**Work instruction:** Copy nothing from the entries below except the lines from the one containing "Let N = z. What" through the one containing "Answer: 29014/77 ≈ 376.81", and copy those exactly.

⁂

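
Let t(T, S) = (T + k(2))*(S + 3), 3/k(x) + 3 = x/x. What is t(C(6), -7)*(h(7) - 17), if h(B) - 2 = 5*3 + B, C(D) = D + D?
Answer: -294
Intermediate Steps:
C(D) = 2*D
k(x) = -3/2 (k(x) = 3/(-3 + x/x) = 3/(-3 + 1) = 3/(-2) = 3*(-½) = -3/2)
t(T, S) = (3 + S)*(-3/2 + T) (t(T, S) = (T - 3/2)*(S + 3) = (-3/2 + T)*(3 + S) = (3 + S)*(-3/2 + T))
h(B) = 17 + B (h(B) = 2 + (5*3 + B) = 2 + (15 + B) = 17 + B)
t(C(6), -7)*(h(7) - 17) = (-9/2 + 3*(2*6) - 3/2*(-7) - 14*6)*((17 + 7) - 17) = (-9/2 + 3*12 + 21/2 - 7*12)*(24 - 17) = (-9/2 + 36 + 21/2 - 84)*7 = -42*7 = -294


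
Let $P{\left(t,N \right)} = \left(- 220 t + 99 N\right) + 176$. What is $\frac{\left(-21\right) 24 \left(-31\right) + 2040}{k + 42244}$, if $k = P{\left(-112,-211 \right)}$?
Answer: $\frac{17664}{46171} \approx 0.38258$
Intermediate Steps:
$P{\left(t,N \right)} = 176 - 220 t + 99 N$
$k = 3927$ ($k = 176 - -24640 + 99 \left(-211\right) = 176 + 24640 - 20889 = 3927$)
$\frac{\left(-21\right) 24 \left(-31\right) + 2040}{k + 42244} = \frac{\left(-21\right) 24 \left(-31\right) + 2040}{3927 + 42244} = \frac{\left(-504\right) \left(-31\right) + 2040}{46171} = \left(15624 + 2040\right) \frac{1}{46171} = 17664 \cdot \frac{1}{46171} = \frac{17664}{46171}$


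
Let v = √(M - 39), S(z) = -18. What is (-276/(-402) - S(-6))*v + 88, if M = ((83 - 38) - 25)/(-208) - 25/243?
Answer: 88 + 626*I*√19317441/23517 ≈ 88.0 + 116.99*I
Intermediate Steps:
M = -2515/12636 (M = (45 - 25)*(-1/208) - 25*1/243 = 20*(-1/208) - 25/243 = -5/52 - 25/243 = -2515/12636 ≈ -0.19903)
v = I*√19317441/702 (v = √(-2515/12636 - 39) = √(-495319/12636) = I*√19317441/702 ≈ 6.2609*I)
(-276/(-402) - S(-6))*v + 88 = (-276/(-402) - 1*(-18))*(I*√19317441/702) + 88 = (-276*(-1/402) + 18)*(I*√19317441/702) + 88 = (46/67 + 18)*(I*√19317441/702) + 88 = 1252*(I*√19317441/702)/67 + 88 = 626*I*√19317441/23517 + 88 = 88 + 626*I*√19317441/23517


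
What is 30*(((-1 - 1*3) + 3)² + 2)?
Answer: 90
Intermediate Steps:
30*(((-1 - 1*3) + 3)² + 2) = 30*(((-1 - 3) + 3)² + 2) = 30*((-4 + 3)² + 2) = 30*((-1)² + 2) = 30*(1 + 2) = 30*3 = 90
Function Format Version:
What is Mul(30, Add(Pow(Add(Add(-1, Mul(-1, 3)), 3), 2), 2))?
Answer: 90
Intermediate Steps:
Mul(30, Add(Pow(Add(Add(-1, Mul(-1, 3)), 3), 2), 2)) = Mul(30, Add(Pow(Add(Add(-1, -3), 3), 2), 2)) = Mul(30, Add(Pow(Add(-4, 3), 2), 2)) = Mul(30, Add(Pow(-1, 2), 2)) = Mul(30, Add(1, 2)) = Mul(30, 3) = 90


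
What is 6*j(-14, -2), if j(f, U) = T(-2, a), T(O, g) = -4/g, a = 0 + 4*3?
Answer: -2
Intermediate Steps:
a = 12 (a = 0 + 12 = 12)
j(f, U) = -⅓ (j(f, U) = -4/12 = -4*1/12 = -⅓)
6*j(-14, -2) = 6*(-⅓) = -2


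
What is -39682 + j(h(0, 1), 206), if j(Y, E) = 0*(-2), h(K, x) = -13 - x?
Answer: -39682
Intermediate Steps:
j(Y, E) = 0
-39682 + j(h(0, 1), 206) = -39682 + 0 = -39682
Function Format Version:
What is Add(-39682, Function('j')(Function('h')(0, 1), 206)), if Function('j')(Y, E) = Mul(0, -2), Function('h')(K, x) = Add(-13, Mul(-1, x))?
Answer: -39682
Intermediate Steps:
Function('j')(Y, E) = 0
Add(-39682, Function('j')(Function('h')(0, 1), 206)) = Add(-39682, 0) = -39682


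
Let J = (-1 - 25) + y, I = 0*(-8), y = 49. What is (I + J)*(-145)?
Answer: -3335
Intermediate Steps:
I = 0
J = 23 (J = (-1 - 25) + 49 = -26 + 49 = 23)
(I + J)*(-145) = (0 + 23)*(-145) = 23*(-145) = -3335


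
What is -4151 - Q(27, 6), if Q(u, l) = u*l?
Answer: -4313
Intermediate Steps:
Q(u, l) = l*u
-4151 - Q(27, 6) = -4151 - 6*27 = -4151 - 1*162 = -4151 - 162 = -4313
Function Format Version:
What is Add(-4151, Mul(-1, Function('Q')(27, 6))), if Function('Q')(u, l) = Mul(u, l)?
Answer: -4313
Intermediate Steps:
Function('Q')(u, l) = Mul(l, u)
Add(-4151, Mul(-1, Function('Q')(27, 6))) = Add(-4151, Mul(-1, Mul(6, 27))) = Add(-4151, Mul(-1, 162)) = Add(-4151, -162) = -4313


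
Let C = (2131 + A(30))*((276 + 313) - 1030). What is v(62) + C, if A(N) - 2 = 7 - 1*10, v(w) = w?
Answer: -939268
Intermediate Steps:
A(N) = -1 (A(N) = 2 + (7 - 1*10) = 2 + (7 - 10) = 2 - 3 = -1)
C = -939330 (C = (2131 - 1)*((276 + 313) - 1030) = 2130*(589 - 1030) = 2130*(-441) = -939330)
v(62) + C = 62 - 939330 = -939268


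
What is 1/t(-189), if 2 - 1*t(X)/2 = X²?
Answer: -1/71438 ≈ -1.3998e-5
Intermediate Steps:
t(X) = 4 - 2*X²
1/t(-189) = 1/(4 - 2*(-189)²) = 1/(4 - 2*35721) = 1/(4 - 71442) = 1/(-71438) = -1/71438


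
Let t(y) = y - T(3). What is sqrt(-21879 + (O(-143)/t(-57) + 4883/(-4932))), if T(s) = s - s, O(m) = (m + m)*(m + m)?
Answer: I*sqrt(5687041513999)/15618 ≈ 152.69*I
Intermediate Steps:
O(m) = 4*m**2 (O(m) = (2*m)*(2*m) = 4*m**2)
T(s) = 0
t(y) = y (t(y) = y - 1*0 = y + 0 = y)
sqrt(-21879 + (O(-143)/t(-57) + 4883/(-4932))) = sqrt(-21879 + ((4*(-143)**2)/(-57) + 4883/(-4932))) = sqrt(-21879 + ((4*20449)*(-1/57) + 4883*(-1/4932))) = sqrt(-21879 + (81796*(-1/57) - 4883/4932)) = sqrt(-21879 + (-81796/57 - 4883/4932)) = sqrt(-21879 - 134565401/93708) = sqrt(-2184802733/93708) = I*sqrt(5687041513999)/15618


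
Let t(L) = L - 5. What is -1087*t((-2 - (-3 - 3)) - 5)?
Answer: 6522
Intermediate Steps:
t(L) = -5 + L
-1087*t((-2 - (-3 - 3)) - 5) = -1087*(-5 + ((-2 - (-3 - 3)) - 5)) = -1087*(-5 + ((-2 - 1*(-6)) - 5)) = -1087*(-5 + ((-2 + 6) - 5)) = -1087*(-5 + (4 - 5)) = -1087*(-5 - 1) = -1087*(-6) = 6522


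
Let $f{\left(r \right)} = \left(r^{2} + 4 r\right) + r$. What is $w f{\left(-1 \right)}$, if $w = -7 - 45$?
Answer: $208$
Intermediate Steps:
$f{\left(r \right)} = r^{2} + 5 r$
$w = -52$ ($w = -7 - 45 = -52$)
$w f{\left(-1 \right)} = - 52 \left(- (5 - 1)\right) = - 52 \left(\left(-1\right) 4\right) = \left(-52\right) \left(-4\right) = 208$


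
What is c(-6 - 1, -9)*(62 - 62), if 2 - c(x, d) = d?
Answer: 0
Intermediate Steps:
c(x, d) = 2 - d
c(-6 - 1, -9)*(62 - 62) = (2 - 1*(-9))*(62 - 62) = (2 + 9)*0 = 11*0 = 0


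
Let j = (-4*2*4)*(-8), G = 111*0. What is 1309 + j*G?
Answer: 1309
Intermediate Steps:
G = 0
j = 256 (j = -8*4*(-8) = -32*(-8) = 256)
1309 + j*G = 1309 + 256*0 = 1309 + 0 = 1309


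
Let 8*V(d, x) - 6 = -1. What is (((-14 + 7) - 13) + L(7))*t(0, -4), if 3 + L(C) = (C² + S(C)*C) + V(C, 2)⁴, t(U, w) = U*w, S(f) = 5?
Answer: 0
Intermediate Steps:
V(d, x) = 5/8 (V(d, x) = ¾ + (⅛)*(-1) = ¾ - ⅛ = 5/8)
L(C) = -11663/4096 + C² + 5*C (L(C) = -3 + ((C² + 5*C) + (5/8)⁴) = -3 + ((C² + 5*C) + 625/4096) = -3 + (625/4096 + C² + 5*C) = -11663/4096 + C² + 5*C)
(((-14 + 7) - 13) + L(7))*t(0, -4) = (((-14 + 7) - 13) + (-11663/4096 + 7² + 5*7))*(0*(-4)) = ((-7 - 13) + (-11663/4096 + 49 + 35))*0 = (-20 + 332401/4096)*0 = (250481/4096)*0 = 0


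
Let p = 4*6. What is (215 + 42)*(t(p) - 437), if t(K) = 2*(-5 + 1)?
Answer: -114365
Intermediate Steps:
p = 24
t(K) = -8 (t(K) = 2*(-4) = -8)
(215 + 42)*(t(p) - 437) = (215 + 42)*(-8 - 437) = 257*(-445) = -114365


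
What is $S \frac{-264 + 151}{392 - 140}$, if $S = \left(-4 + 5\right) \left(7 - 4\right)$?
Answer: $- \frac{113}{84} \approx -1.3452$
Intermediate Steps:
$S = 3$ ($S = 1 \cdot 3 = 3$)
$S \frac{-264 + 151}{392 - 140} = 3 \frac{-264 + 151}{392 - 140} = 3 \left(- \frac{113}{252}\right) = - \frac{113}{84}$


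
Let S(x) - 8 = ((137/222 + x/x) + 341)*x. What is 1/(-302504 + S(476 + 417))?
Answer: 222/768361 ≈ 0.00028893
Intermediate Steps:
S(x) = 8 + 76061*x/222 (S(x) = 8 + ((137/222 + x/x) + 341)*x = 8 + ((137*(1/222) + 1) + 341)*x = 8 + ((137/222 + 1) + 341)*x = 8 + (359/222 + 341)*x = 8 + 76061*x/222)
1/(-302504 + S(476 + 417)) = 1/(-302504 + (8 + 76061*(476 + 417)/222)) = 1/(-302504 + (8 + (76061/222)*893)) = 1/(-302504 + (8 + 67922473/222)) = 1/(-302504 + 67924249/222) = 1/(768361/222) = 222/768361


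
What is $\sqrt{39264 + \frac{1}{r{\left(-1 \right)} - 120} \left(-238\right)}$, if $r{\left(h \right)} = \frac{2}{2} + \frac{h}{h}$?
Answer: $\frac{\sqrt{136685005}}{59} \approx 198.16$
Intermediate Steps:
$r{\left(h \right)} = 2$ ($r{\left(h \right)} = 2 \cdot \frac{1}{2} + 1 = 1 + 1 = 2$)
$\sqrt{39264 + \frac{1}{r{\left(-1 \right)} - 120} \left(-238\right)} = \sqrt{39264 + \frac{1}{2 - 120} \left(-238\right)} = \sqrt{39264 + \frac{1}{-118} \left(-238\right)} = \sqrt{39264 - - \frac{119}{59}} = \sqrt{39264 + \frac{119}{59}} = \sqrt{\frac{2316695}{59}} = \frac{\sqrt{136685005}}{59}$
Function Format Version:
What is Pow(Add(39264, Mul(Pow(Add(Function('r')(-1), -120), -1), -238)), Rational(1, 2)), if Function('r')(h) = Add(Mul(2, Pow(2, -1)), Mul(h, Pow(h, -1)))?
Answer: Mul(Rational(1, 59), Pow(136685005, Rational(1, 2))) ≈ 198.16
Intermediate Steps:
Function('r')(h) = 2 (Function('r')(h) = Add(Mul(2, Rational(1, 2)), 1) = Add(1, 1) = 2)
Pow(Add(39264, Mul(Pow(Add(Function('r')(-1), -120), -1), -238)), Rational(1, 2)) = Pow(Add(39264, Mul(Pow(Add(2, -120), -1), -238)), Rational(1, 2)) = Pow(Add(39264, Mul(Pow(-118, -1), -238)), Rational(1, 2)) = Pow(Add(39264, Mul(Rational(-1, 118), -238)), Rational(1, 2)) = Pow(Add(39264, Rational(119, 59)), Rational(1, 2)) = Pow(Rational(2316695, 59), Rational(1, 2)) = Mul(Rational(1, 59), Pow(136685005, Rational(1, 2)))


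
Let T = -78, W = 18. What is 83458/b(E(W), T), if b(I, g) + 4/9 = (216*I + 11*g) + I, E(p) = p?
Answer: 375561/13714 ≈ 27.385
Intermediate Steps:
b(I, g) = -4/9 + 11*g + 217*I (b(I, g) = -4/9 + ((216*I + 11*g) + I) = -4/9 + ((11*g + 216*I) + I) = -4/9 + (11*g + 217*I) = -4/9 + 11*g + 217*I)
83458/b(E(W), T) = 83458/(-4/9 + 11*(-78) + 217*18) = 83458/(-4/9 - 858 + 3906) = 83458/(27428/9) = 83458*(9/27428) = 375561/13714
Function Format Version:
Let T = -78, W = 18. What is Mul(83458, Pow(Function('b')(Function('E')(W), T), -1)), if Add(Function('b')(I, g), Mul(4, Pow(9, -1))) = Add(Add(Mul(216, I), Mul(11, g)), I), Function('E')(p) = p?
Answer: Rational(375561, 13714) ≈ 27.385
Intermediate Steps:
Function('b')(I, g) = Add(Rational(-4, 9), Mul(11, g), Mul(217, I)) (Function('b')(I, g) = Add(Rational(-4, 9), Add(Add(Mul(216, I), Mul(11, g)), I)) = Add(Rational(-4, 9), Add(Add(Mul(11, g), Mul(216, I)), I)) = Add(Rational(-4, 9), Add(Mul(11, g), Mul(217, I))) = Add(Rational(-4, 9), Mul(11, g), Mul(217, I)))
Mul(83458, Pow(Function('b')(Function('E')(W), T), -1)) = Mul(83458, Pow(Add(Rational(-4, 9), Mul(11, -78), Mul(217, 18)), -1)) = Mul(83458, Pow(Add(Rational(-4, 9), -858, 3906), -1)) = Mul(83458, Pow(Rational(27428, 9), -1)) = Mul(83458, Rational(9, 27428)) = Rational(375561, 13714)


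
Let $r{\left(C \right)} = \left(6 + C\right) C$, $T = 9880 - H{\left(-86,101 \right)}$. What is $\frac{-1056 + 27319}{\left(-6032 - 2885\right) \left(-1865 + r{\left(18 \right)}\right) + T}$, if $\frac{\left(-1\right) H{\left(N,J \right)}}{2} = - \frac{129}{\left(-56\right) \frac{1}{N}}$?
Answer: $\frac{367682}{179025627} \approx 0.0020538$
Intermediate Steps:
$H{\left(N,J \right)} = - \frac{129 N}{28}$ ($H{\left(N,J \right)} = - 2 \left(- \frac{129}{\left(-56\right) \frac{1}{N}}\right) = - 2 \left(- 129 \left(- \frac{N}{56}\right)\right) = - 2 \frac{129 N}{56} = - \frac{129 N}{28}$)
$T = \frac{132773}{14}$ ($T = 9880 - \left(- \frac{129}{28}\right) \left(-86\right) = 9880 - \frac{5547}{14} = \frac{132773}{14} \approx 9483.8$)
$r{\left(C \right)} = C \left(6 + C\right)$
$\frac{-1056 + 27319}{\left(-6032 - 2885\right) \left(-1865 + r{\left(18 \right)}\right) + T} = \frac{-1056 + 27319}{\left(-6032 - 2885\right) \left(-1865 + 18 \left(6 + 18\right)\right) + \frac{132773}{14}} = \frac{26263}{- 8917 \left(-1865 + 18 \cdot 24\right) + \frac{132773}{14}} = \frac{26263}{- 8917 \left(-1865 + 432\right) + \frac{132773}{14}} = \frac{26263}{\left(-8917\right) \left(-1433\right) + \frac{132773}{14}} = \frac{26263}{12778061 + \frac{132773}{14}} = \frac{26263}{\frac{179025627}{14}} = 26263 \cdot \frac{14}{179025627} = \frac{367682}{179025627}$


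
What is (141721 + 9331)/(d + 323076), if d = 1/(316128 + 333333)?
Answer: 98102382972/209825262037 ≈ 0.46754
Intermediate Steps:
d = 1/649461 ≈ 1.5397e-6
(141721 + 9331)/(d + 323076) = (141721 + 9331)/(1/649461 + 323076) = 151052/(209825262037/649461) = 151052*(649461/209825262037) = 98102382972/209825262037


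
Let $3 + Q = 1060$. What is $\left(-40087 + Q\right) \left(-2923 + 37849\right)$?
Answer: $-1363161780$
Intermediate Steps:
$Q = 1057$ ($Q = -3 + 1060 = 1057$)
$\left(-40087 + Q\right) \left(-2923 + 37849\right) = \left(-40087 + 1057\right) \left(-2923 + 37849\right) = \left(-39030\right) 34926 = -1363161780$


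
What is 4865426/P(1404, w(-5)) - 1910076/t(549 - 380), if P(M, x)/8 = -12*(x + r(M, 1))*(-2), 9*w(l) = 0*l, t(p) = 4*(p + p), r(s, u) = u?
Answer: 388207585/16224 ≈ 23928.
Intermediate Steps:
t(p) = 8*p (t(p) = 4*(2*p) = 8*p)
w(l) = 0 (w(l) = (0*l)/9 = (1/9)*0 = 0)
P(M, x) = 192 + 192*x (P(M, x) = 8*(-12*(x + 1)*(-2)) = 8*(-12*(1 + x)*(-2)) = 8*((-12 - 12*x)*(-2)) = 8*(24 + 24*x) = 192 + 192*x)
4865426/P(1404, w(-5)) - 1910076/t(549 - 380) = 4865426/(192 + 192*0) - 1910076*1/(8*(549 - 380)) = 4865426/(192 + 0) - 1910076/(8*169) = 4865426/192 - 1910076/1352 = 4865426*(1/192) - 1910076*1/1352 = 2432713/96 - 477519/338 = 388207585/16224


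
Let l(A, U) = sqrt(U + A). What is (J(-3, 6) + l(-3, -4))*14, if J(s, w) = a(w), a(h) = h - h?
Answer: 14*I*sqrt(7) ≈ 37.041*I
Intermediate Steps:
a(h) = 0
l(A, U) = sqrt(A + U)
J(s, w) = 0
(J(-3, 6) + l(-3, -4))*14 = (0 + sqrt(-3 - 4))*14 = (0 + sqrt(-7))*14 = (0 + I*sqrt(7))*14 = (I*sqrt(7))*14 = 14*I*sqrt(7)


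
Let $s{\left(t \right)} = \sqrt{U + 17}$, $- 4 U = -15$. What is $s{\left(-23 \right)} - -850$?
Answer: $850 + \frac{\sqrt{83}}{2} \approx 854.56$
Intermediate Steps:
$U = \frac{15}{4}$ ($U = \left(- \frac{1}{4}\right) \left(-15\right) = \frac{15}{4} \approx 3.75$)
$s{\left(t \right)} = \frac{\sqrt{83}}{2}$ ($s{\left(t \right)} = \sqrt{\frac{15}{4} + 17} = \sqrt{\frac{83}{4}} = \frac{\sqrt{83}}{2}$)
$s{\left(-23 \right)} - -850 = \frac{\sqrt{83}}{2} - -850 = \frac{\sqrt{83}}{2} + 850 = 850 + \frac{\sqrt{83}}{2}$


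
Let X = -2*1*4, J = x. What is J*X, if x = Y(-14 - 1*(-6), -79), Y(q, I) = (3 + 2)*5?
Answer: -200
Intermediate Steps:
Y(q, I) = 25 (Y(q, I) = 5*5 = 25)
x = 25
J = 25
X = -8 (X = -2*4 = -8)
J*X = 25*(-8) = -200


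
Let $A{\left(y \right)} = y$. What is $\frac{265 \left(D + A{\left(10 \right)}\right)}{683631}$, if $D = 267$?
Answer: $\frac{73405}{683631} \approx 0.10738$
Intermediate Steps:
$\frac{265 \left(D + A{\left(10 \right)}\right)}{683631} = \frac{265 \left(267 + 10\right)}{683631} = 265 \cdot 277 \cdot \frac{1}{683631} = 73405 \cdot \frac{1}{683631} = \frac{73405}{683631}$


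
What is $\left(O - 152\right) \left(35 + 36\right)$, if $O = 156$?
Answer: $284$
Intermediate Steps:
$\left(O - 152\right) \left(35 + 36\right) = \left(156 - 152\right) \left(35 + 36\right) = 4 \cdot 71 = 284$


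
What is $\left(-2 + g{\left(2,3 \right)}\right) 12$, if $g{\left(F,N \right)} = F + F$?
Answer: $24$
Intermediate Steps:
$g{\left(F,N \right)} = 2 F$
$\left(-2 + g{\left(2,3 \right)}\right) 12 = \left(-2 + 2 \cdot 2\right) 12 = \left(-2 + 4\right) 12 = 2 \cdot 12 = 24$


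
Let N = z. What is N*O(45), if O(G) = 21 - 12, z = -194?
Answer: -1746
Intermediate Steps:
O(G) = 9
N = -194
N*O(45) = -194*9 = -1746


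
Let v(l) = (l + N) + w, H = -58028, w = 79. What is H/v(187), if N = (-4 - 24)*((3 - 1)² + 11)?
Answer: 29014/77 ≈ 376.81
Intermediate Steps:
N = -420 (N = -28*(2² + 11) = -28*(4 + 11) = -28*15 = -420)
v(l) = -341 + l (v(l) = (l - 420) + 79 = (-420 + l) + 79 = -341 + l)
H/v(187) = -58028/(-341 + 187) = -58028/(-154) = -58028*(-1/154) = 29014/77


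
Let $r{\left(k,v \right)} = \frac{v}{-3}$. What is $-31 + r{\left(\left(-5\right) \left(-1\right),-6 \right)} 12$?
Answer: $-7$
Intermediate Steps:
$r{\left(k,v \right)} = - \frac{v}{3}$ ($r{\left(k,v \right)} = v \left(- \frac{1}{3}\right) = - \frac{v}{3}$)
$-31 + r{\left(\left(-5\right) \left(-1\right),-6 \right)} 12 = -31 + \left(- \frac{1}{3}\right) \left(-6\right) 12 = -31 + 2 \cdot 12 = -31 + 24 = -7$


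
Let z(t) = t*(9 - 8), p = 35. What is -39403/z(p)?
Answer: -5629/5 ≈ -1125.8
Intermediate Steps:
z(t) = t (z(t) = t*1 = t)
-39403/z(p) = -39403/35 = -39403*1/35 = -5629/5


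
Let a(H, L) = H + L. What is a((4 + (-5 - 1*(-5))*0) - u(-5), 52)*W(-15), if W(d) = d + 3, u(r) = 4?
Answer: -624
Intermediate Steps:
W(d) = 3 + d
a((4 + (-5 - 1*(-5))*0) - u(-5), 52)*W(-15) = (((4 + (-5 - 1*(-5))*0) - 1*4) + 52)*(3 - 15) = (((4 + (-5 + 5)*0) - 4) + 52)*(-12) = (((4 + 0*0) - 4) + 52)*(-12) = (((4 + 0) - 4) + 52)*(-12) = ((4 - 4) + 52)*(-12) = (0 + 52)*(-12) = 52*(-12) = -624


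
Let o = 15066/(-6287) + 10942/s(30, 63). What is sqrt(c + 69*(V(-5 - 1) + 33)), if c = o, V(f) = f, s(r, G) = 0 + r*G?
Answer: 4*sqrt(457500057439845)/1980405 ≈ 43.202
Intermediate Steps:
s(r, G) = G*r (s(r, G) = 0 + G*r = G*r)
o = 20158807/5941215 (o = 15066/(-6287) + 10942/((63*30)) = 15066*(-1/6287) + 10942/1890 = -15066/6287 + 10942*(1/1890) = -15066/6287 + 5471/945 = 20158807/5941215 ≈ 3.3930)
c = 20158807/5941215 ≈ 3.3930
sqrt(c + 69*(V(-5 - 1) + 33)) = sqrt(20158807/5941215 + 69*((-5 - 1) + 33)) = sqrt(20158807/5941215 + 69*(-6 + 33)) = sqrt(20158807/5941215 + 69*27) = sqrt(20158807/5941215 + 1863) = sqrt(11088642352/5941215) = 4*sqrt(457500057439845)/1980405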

⁂

**Answer for the task:**
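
Let N = z. What is N*O(45), if O(G) = 21 - 12, z = -194?
Answer: -1746
Intermediate Steps:
O(G) = 9
N = -194
N*O(45) = -194*9 = -1746


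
Let v(l) = (l + N) + w, H = -58028, w = 79. What is H/v(187), if N = (-4 - 24)*((3 - 1)² + 11)?
Answer: 29014/77 ≈ 376.81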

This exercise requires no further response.